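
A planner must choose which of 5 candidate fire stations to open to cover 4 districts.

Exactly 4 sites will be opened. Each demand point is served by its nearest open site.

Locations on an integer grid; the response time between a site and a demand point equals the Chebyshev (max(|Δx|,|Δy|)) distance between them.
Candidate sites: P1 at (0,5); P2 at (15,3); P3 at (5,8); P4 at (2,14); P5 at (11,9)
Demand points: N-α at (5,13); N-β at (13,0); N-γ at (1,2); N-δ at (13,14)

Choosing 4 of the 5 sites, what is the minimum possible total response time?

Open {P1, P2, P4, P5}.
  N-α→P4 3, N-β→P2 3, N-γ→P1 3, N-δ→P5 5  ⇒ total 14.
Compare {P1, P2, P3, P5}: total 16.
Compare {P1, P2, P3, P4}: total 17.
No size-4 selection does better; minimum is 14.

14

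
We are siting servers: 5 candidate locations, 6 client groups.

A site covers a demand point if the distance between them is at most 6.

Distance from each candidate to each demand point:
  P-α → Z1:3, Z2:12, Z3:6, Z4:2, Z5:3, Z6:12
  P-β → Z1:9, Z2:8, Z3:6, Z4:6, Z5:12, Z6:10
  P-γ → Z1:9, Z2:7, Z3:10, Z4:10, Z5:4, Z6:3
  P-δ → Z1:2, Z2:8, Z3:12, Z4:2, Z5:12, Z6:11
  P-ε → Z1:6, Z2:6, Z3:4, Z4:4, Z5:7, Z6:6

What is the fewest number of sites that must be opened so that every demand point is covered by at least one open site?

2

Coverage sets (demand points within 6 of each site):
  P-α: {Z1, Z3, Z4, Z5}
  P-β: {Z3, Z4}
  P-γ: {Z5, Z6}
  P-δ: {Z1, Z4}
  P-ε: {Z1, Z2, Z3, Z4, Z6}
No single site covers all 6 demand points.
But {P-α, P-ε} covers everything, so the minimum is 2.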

--- --- ---

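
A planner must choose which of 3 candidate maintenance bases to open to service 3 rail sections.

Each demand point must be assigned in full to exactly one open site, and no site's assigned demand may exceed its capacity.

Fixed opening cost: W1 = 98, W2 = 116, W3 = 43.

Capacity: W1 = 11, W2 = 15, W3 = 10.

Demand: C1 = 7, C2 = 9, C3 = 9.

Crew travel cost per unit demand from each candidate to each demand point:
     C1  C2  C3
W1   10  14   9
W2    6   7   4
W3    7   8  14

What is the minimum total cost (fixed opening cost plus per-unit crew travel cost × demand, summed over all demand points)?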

--- --- ---

# TASK TO COMPLETE
Everything above from the line containing "P-β → Z1:9, Z2:8, Z3:6, Z4:6, Z5:12, Z6:10" down to the line containing "P-ε → Z1:6, Z2:6, Z3:4, Z4:4, Z5:7, Z6:6" is to be transcribed exactly, with both of those lines included and nothing else added.

# TASK RESULT
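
  P-β → Z1:9, Z2:8, Z3:6, Z4:6, Z5:12, Z6:10
  P-γ → Z1:9, Z2:7, Z3:10, Z4:10, Z5:4, Z6:3
  P-δ → Z1:2, Z2:8, Z3:12, Z4:2, Z5:12, Z6:11
  P-ε → Z1:6, Z2:6, Z3:4, Z4:4, Z5:7, Z6:6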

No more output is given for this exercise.